---------- Data shown ----------

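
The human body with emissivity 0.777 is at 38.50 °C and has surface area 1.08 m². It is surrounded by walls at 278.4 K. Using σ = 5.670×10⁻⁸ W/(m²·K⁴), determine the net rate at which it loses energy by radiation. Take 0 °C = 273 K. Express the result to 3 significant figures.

Net loss ≈ 162 W

T = 38.50 °C + 273 = 311.50 K.
Area A = 1.08 m².
Net radiated power P_net = εσA(T⁴ − T₀⁴) = 0.777×5.670×10⁻⁸×1.08×(311.50⁴ − 278.4⁴).
T⁴ − T₀⁴ = 9.41526×10⁹ − 6.00727×10⁹ = 3.40799×10⁹ K⁴, so P_net = 162 W.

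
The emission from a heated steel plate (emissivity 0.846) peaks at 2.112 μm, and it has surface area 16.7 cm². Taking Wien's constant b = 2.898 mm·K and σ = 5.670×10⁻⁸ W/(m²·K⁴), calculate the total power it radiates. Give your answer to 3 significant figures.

Wien's law: T = b/λ_max = 2.898×10⁻³/2.112×10⁻⁶ = 1372.16 K.
Area A = 16.7 cm² = 1.67×10⁻³ m².
Then P = εσAT⁴ = 0.846×5.670×10⁻⁸×1.67×10⁻³×(1372.16)⁴ = 284 W.

P ≈ 284 W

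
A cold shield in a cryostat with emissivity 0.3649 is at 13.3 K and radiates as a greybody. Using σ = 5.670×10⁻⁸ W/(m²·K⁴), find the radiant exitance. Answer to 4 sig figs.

I ≈ 6.474×10⁻⁴ W/m²

Stefan–Boltzmann: I = εσT⁴ = 0.3649 × 5.670×10⁻⁸ × (13.3)⁴ = 6.474×10⁻⁴ W/m².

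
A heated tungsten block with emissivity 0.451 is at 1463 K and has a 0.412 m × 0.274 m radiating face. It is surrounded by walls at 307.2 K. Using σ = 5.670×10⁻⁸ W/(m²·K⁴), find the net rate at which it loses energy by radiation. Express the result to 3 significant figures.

Area A = 0.412 × 0.274 = 0.112888 m².
Net radiated power P_net = εσA(T⁴ − T₀⁴) = 0.451×5.670×10⁻⁸×0.112888×(1463⁴ − 307.2⁴).
T⁴ − T₀⁴ = 4.58118×10¹² − 8.90604×10⁹ = 4.57227×10¹² K⁴, so P_net = 1.32×10⁴ W.

Net loss ≈ 1.32×10⁴ W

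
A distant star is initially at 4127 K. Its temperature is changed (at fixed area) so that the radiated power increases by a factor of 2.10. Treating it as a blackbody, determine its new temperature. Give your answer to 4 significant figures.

P ∝ T⁴, so T₂/T₁ = (P₂/P₁)^(1/4) = (2.10)^(1/4) = 1.20380.
T₂ = 4127 × 1.20380 = 4968 K.

T₂ ≈ 4968 K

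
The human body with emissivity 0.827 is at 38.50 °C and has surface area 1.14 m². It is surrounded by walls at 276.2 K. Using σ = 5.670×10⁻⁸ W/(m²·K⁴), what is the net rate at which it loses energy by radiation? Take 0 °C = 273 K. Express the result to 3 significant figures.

Net loss ≈ 192 W

T = 38.50 °C + 273 = 311.50 K.
Area A = 1.14 m².
Net radiated power P_net = εσA(T⁴ − T₀⁴) = 0.827×5.670×10⁻⁸×1.14×(311.50⁴ − 276.2⁴).
T⁴ − T₀⁴ = 9.41526×10⁹ − 5.81962×10⁹ = 3.59564×10⁹ K⁴, so P_net = 192 W.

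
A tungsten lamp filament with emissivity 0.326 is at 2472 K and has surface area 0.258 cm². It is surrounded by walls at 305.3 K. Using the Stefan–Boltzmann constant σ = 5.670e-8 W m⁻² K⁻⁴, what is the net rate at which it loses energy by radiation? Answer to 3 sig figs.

Area A = 0.258 cm² = 2.58×10⁻⁵ m².
Net radiated power P_net = εσA(T⁴ − T₀⁴) = 0.326×5.670×10⁻⁸×2.58×10⁻⁵×(2472⁴ − 305.3⁴).
T⁴ − T₀⁴ = 3.73417×10¹³ − 8.68775×10⁹ = 3.73330×10¹³ K⁴, so P_net = 17.8 W.

Net loss ≈ 17.8 W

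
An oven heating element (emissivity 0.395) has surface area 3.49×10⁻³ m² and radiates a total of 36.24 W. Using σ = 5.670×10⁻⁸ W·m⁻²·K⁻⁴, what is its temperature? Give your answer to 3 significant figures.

Area A = 3.49×10⁻³ m².
P = εσAT⁴ ⇒ T = (P/(εσA))^(1/4) = (36.24/(0.395×5.670×10⁻⁸×3.49×10⁻³))^(1/4) = 825 K.

T ≈ 825 K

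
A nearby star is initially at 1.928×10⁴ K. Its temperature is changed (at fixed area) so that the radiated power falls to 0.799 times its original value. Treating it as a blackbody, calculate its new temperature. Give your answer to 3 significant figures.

P ∝ T⁴, so T₂/T₁ = (P₂/P₁)^(1/4) = (0.799)^(1/4) = 0.945446.
T₂ = 1.928×10⁴ × 0.945446 = 1.82×10⁴ K.

T₂ ≈ 1.82×10⁴ K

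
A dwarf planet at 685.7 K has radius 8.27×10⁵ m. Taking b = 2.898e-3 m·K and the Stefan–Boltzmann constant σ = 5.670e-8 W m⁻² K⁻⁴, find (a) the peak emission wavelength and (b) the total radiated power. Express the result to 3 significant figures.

λ_max ≈ 4.23 μm; P ≈ 1.08×10¹⁷ W

(a) λ_max = b/T = 2.898×10⁻³/685.7 = 4.226×10⁻⁶ m = 4.23 μm.
Surface area A = 4πR² = 4π(8.27×10⁵ m)² = 8.59451×10¹² m².
(b) P = σAT⁴ = 5.670×10⁻⁸×8.59451×10¹²×(685.7)⁴ = 1.08×10¹⁷ W.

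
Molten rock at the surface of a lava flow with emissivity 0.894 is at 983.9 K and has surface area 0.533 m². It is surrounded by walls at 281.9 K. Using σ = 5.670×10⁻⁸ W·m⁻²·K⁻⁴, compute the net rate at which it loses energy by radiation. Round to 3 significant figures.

Net loss ≈ 2.51×10⁴ W

Area A = 0.533 m².
Net radiated power P_net = εσA(T⁴ − T₀⁴) = 0.894×5.670×10⁻⁸×0.533×(983.9⁴ − 281.9⁴).
T⁴ − T₀⁴ = 9.37139×10¹¹ − 6.31510×10⁹ = 9.30824×10¹¹ K⁴, so P_net = 2.51×10⁴ W.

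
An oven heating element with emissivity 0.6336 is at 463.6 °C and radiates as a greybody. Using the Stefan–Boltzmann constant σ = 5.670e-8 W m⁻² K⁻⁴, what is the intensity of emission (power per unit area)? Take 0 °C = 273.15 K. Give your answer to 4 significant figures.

T = 463.6 °C + 273.15 = 736.75 K.
Stefan–Boltzmann: I = εσT⁴ = 0.6336 × 5.670×10⁻⁸ × (736.75)⁴ = 1.058×10⁴ W/m².

I ≈ 1.058×10⁴ W/m²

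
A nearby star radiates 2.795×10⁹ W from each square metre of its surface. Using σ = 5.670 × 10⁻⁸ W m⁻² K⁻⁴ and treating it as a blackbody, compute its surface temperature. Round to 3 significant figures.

I = σT⁴, so T = (I/σ)^(1/4) = (2.795×10⁹/(5.670×10⁻⁸))^(1/4) = 1.49×10⁴ K.

T ≈ 1.49×10⁴ K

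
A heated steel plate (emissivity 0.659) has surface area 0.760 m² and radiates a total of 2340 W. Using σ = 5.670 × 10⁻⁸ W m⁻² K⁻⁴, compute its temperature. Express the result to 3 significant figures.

T ≈ 536 K

Area A = 0.760 m².
P = εσAT⁴ ⇒ T = (P/(εσA))^(1/4) = (2340/(0.659×5.670×10⁻⁸×0.760))^(1/4) = 536 K.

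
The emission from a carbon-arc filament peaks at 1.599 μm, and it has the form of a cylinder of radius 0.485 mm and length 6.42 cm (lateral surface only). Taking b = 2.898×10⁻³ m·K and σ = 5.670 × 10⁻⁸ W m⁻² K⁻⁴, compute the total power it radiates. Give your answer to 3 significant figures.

Wien's law: T = b/λ_max = 2.898×10⁻³/1.599×10⁻⁶ = 1812.38 K.
Lateral area A = 2πrL = 2π×4.85×10⁻⁴×0.0642 = 1.95640×10⁻⁴ m².
Then P = σAT⁴ = 5.670×10⁻⁸×1.95640×10⁻⁴×(1812.38)⁴ = 120 W.

P ≈ 120 W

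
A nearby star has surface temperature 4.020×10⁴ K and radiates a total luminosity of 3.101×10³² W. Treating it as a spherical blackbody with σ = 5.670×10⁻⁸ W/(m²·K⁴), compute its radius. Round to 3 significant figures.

L = 4πR²σT⁴ ⇒ R = √(L/(4πσT⁴)).
σT⁴ = 1.48077×10¹¹ W/m², so R = √(3.101×10³²/(4π×1.48077×10¹¹)) = 1.29×10¹⁰ m.

R ≈ 1.29×10¹⁰ m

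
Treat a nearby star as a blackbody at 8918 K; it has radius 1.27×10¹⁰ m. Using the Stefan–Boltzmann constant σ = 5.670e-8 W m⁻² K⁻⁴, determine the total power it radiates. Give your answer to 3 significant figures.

P ≈ 7.27×10²⁹ W

Surface area A = 4πR² = 4π(1.27×10¹⁰ m)² = 2.02683×10²¹ m².
P = σAT⁴ = 5.670×10⁻⁸ × 2.02683×10²¹ × (8918)⁴ = 7.27×10²⁹ W.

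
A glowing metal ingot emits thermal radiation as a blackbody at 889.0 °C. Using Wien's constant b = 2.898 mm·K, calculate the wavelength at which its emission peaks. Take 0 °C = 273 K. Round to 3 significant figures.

T = 889.0 °C + 273 = 1162.0 K.
Wien's displacement law: λ_max = b/T = (2.898×10⁻³ m·K)/(1162.0 K) = 2.494×10⁻⁶ m.
That is 2.49 μm, in the infrared range.

λ_max ≈ 2.49 μm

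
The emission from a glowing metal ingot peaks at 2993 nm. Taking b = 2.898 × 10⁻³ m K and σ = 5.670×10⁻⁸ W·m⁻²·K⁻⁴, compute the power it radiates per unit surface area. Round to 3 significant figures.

Wien's law: T = b/λ_max = 2.898×10⁻³/2.993×10⁻⁶ = 968.259 K.
Then I = σT⁴ = 5.670×10⁻⁸×(968.259)⁴ = 4.98×10⁴ W/m².

I ≈ 4.98×10⁴ W/m²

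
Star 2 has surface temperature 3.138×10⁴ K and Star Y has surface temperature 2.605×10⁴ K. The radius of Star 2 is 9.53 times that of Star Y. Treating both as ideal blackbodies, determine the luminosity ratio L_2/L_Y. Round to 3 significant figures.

L_2/L_Y ≈ 191

L ∝ R²T⁴, so L_2/L_Y = (R_2/R_Y)²(T_2/T_Y)⁴ = (9.53)² × (3.138×10⁴/2.605×10⁴)⁴ = 90.8209 × 2.10562 = 191.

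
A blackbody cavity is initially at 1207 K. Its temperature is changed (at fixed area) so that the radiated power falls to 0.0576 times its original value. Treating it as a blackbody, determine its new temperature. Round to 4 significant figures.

P ∝ T⁴, so T₂/T₁ = (P₂/P₁)^(1/4) = (0.0576)^(1/4) = 0.489898.
T₂ = 1207 × 0.489898 = 591.3 K.

T₂ ≈ 591.3 K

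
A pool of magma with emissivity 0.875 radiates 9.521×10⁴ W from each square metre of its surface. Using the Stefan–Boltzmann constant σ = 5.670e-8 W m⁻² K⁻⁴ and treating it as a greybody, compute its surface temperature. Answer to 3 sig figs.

T ≈ 1.18×10³ K

I = εσT⁴, so T = (I/εσ)^(1/4) = (9.521×10⁴/(0.875×5.670×10⁻⁸))^(1/4) = 1.18×10³ K.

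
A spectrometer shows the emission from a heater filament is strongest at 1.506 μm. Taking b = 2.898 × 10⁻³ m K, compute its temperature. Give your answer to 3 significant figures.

T ≈ 1.92×10³ K

Wien's law gives T = b/λ_max = (2.898×10⁻³ m·K)/(1.506×10⁻⁶ m) = 1.92×10³ K.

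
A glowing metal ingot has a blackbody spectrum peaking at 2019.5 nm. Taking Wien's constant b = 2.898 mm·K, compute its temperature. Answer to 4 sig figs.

Wien's law gives T = b/λ_max = (2.898×10⁻³ m·K)/(2.0195×10⁻⁶ m) = 1435 K.

T ≈ 1435 K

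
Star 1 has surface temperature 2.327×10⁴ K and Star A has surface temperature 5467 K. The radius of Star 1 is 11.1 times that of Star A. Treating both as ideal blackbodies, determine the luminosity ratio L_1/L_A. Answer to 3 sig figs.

L ∝ R²T⁴, so L_1/L_A = (R_1/R_A)²(T_1/T_A)⁴ = (11.1)² × (2.327×10⁴/5467)⁴ = 123.21 × 328.238 = 4.04×10⁴.

L_1/L_A ≈ 4.04×10⁴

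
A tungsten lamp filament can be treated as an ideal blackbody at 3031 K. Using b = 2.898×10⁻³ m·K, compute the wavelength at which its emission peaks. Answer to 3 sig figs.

Wien's displacement law: λ_max = b/T = (2.898×10⁻³ m·K)/(3031 K) = 9.561×10⁻⁷ m.
That is 0.956 μm, in the infrared range.

λ_max ≈ 0.956 μm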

----------

** Prompt **
Transcribe exactly, and only, the lines from the one holding "A tungsten lamp filament can" through the final line of the listing.

** Answer for this exercise **
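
A tungsten lamp filament can be treated as an ideal blackbody at 3031 K. Using b = 2.898×10⁻³ m·K, compute the wavelength at which its emission peaks. Answer to 3 sig figs.

Wien's displacement law: λ_max = b/T = (2.898×10⁻³ m·K)/(3031 K) = 9.561×10⁻⁷ m.
That is 0.956 μm, in the infrared range.

λ_max ≈ 0.956 μm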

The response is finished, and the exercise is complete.